Records drawn from a dataset:
↓↓↓
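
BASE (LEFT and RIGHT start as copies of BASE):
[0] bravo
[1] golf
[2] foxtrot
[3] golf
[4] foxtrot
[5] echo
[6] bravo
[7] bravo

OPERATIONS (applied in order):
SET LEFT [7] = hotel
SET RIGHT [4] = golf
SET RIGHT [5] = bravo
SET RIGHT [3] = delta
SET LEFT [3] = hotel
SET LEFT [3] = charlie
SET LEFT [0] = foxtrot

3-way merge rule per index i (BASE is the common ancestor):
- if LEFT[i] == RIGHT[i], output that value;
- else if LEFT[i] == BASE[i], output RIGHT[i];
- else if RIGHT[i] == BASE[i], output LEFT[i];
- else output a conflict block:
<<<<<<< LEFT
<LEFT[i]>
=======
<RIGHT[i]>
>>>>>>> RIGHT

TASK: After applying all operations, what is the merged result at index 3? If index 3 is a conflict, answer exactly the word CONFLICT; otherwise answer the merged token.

Answer: CONFLICT

Derivation:
Final LEFT:  [foxtrot, golf, foxtrot, charlie, foxtrot, echo, bravo, hotel]
Final RIGHT: [bravo, golf, foxtrot, delta, golf, bravo, bravo, bravo]
i=0: L=foxtrot, R=bravo=BASE -> take LEFT -> foxtrot
i=1: L=golf R=golf -> agree -> golf
i=2: L=foxtrot R=foxtrot -> agree -> foxtrot
i=3: BASE=golf L=charlie R=delta all differ -> CONFLICT
i=4: L=foxtrot=BASE, R=golf -> take RIGHT -> golf
i=5: L=echo=BASE, R=bravo -> take RIGHT -> bravo
i=6: L=bravo R=bravo -> agree -> bravo
i=7: L=hotel, R=bravo=BASE -> take LEFT -> hotel
Index 3 -> CONFLICT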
↑↑↑
Work order =
Take the records above and write each one out again exactly.

The completed task =
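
BASE (LEFT and RIGHT start as copies of BASE):
[0] bravo
[1] golf
[2] foxtrot
[3] golf
[4] foxtrot
[5] echo
[6] bravo
[7] bravo

OPERATIONS (applied in order):
SET LEFT [7] = hotel
SET RIGHT [4] = golf
SET RIGHT [5] = bravo
SET RIGHT [3] = delta
SET LEFT [3] = hotel
SET LEFT [3] = charlie
SET LEFT [0] = foxtrot

3-way merge rule per index i (BASE is the common ancestor):
- if LEFT[i] == RIGHT[i], output that value;
- else if LEFT[i] == BASE[i], output RIGHT[i];
- else if RIGHT[i] == BASE[i], output LEFT[i];
- else output a conflict block:
<<<<<<< LEFT
<LEFT[i]>
=======
<RIGHT[i]>
>>>>>>> RIGHT

TASK: After applying all operations, what is the merged result at index 3? If index 3 is a conflict, answer exactly the word CONFLICT; otherwise answer the merged token.

Answer: CONFLICT

Derivation:
Final LEFT:  [foxtrot, golf, foxtrot, charlie, foxtrot, echo, bravo, hotel]
Final RIGHT: [bravo, golf, foxtrot, delta, golf, bravo, bravo, bravo]
i=0: L=foxtrot, R=bravo=BASE -> take LEFT -> foxtrot
i=1: L=golf R=golf -> agree -> golf
i=2: L=foxtrot R=foxtrot -> agree -> foxtrot
i=3: BASE=golf L=charlie R=delta all differ -> CONFLICT
i=4: L=foxtrot=BASE, R=golf -> take RIGHT -> golf
i=5: L=echo=BASE, R=bravo -> take RIGHT -> bravo
i=6: L=bravo R=bravo -> agree -> bravo
i=7: L=hotel, R=bravo=BASE -> take LEFT -> hotel
Index 3 -> CONFLICT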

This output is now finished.